*PROBLEM DESCRIPTION:*
Transcribe, verbatim, every line from the start of the entries through the line that contains "(k=0.723, Km=10.44, n=2.0)"; include both boundary lines and omit all others.

• • • • • • •

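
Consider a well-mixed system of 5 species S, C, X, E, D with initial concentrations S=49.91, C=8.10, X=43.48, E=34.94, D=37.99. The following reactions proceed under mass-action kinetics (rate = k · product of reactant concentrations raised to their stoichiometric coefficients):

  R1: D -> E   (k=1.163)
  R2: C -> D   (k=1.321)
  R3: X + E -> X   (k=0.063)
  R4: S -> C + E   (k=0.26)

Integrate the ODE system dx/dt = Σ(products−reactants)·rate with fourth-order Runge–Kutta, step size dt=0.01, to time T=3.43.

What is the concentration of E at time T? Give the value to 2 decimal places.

E at T = 5.69

RK4 with dt=0.01: 343 steps to T=3.43. Trajectory (selected grid times):
t=0.00: S=49.91 C=8.10 X=43.48 E=34.94 D=37.99
t=0.38: S=45.21 C=8.58 X=43.48 E=23.93 D=27.83
t=0.76: S=40.96 C=8.52 X=43.48 E=17.61 D=21.37
t=1.14: S=37.11 C=8.18 X=43.48 E=13.74 D=17.13
t=1.52: S=33.62 C=7.68 X=43.48 E=11.22 D=14.22
t=1.91: S=30.38 C=7.11 X=43.48 E=9.43 D=12.09
t=2.29: S=27.52 C=6.54 X=43.48 E=8.15 D=10.53
t=2.67: S=24.93 C=5.99 X=43.48 E=7.16 D=9.30
t=3.05: S=22.58 C=5.46 X=43.48 E=6.36 D=8.29
t=3.43: S=20.46 C=4.97 X=43.48 E=5.69 D=7.44
Read off E at T=3.43: 5.69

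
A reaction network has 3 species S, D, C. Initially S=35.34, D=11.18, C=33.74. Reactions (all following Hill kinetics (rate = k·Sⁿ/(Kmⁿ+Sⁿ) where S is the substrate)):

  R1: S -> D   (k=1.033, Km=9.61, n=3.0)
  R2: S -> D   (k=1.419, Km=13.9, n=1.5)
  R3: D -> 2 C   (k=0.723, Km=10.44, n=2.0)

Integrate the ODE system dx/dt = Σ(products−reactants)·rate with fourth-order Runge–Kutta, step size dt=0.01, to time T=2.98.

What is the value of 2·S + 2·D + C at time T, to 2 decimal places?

Check how each reaction changes W = 2·S + 2·D + C (weight of products minus weight of reactants):
R1: S -> D: (2·1) − (2·1) = 2 − 2 = 0
R2: S -> D: (2·1) − (2·1) = 2 − 2 = 0
R3: D -> 2 C: (1·2) − (2·1) = 2 − 2 = 0
Every reaction leaves W unchanged, so W is conserved and no simulation is needed: W(T) = W(0) = 2·35.34 + 2·11.18 + 33.74 = 126.78

Value at T = 126.78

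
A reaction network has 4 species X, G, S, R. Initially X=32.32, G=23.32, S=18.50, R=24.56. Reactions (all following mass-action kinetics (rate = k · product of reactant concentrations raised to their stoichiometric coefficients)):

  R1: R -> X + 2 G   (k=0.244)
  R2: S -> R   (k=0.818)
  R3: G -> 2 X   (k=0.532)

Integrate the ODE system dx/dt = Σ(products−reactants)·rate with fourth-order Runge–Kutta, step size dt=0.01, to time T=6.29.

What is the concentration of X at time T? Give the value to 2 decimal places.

X at T = 209.50

RK4 with dt=0.01: 629 steps to T=6.29. Trajectory (selected grid times):
t=0.00: X=32.32 G=23.32 S=18.50 R=24.56
t=0.70: X=54.34 G=23.73 S=10.44 R=28.06
t=1.40: X=77.08 G=24.37 S=5.89 R=27.80
t=2.10: X=99.90 G=24.44 S=3.32 R=25.78
t=2.80: X=122.08 G=23.79 S=1.87 R=23.05
t=3.49: X=142.76 G=22.55 S=1.06 R=20.21
t=4.19: X=162.17 G=20.88 S=0.60 R=17.46
t=4.89: X=179.79 G=18.99 S=0.34 R=14.96
t=5.59: X=195.56 G=17.01 S=0.19 R=12.75
t=6.29: X=209.50 G=15.06 S=0.11 R=10.82
Read off X at T=6.29: 209.50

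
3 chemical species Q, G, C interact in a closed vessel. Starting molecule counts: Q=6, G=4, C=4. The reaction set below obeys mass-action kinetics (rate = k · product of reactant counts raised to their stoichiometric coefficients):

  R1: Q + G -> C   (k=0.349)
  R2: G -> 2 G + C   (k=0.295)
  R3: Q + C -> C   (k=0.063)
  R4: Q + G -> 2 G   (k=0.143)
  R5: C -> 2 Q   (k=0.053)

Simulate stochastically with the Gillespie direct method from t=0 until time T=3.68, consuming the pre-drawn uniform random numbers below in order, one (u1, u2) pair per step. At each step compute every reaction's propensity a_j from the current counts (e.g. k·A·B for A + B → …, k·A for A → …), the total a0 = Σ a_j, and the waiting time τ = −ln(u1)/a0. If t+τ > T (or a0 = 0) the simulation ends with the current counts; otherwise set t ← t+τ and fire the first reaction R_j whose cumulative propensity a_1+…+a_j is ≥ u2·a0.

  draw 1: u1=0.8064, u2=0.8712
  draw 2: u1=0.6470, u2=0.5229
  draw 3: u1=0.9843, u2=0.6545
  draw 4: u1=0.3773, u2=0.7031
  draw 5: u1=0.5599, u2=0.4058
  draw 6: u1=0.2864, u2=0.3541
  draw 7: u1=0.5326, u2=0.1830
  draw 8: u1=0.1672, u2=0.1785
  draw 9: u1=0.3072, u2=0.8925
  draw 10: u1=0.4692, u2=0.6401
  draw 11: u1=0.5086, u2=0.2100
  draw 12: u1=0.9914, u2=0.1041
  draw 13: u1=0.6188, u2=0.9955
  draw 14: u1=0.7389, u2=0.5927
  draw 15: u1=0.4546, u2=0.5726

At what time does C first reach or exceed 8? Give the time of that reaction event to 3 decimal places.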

• • • • • • •

*REPLY TO THE TASK:*
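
Consider a well-mixed system of 5 species S, C, X, E, D with initial concentrations S=49.91, C=8.10, X=43.48, E=34.94, D=37.99. The following reactions proceed under mass-action kinetics (rate = k · product of reactant concentrations raised to their stoichiometric coefficients):

  R1: D -> E   (k=1.163)
  R2: C -> D   (k=1.321)
  R3: X + E -> X   (k=0.063)
  R4: S -> C + E   (k=0.26)

Integrate the ODE system dx/dt = Σ(products−reactants)·rate with fourth-order Runge–Kutta, step size dt=0.01, to time T=3.43.

What is the concentration of E at time T? Give the value to 2 decimal places.

E at T = 5.69

RK4 with dt=0.01: 343 steps to T=3.43. Trajectory (selected grid times):
t=0.00: S=49.91 C=8.10 X=43.48 E=34.94 D=37.99
t=0.38: S=45.21 C=8.58 X=43.48 E=23.93 D=27.83
t=0.76: S=40.96 C=8.52 X=43.48 E=17.61 D=21.37
t=1.14: S=37.11 C=8.18 X=43.48 E=13.74 D=17.13
t=1.52: S=33.62 C=7.68 X=43.48 E=11.22 D=14.22
t=1.91: S=30.38 C=7.11 X=43.48 E=9.43 D=12.09
t=2.29: S=27.52 C=6.54 X=43.48 E=8.15 D=10.53
t=2.67: S=24.93 C=5.99 X=43.48 E=7.16 D=9.30
t=3.05: S=22.58 C=5.46 X=43.48 E=6.36 D=8.29
t=3.43: S=20.46 C=4.97 X=43.48 E=5.69 D=7.44
Read off E at T=3.43: 5.69

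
A reaction network has 3 species S, D, C. Initially S=35.34, D=11.18, C=33.74. Reactions (all following Hill kinetics (rate = k·Sⁿ/(Kmⁿ+Sⁿ) where S is the substrate)):

  R1: S -> D   (k=1.033, Km=9.61, n=3.0)
  R2: S -> D   (k=1.419, Km=13.9, n=1.5)
  R3: D -> 2 C   (k=0.723, Km=10.44, n=2.0)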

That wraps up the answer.